___ Supplied information ___

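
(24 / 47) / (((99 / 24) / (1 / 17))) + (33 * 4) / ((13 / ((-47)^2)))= 2562767764 / 114257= 22429.85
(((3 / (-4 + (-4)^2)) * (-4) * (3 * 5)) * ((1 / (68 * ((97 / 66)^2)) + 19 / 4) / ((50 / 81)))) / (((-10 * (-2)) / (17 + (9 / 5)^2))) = -187109061777 / 1599530000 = -116.98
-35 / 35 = -1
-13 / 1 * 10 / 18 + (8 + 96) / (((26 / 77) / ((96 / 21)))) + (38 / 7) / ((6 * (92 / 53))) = 8121929 / 5796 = 1401.30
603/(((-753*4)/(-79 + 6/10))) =19698/1255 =15.70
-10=-10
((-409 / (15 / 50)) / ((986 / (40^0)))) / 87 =-2045 / 128673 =-0.02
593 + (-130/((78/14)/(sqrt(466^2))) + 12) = -30805/3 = -10268.33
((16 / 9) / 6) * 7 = 56 / 27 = 2.07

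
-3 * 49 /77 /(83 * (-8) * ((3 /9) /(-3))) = -189 /7304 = -0.03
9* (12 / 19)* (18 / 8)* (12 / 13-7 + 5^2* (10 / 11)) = 578583 / 2717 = 212.95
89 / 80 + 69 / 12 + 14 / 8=689 / 80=8.61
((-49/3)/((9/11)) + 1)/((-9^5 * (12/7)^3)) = 2744/43046721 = 0.00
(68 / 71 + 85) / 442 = 359 / 1846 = 0.19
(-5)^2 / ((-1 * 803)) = -25 / 803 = -0.03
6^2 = 36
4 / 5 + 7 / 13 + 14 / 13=157 / 65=2.42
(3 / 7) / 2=0.21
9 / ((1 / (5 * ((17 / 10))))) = 153 / 2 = 76.50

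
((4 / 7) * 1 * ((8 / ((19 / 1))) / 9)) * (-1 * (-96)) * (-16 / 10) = -8192 / 1995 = -4.11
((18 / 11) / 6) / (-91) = -0.00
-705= -705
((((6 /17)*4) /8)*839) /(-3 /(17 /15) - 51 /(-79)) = -66281 /896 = -73.97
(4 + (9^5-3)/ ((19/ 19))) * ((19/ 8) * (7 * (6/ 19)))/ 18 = 206675/ 12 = 17222.92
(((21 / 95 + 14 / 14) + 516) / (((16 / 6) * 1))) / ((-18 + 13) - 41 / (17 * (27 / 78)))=-2819178 / 173945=-16.21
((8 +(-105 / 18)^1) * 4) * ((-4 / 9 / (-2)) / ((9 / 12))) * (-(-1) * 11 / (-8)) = -3.53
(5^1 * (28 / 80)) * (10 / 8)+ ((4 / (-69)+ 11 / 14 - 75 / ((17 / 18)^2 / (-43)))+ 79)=8257936049 / 2233392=3697.49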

___

_Brief_
Write out every record exactly as it appears above.

_Exercise answer_
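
(24 / 47) / (((99 / 24) / (1 / 17))) + (33 * 4) / ((13 / ((-47)^2)))= 2562767764 / 114257= 22429.85
(((3 / (-4 + (-4)^2)) * (-4) * (3 * 5)) * ((1 / (68 * ((97 / 66)^2)) + 19 / 4) / ((50 / 81)))) / (((-10 * (-2)) / (17 + (9 / 5)^2))) = -187109061777 / 1599530000 = -116.98
-35 / 35 = -1
-13 / 1 * 10 / 18 + (8 + 96) / (((26 / 77) / ((96 / 21)))) + (38 / 7) / ((6 * (92 / 53))) = 8121929 / 5796 = 1401.30
603/(((-753*4)/(-79 + 6/10))) =19698/1255 =15.70
-10=-10
((-409 / (15 / 50)) / ((986 / (40^0)))) / 87 =-2045 / 128673 =-0.02
593 + (-130/((78/14)/(sqrt(466^2))) + 12) = -30805/3 = -10268.33
((16 / 9) / 6) * 7 = 56 / 27 = 2.07

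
-3 * 49 /77 /(83 * (-8) * ((3 /9) /(-3))) = -189 /7304 = -0.03
9* (12 / 19)* (18 / 8)* (12 / 13-7 + 5^2* (10 / 11)) = 578583 / 2717 = 212.95
89 / 80 + 69 / 12 + 14 / 8=689 / 80=8.61
((-49/3)/((9/11)) + 1)/((-9^5 * (12/7)^3)) = 2744/43046721 = 0.00
(68 / 71 + 85) / 442 = 359 / 1846 = 0.19
(-5)^2 / ((-1 * 803)) = -25 / 803 = -0.03
6^2 = 36
4 / 5 + 7 / 13 + 14 / 13=157 / 65=2.42
(3 / 7) / 2=0.21
9 / ((1 / (5 * ((17 / 10))))) = 153 / 2 = 76.50

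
((4 / 7) * 1 * ((8 / ((19 / 1))) / 9)) * (-1 * (-96)) * (-16 / 10) = -8192 / 1995 = -4.11
((18 / 11) / 6) / (-91) = -0.00
-705= -705
((((6 /17)*4) /8)*839) /(-3 /(17 /15) - 51 /(-79)) = -66281 /896 = -73.97
(4 + (9^5-3)/ ((19/ 19))) * ((19/ 8) * (7 * (6/ 19)))/ 18 = 206675/ 12 = 17222.92
(((21 / 95 + 14 / 14) + 516) / (((16 / 6) * 1))) / ((-18 + 13) - 41 / (17 * (27 / 78)))=-2819178 / 173945=-16.21
((8 +(-105 / 18)^1) * 4) * ((-4 / 9 / (-2)) / ((9 / 12))) * (-(-1) * 11 / (-8)) = -3.53
(5^1 * (28 / 80)) * (10 / 8)+ ((4 / (-69)+ 11 / 14 - 75 / ((17 / 18)^2 / (-43)))+ 79)=8257936049 / 2233392=3697.49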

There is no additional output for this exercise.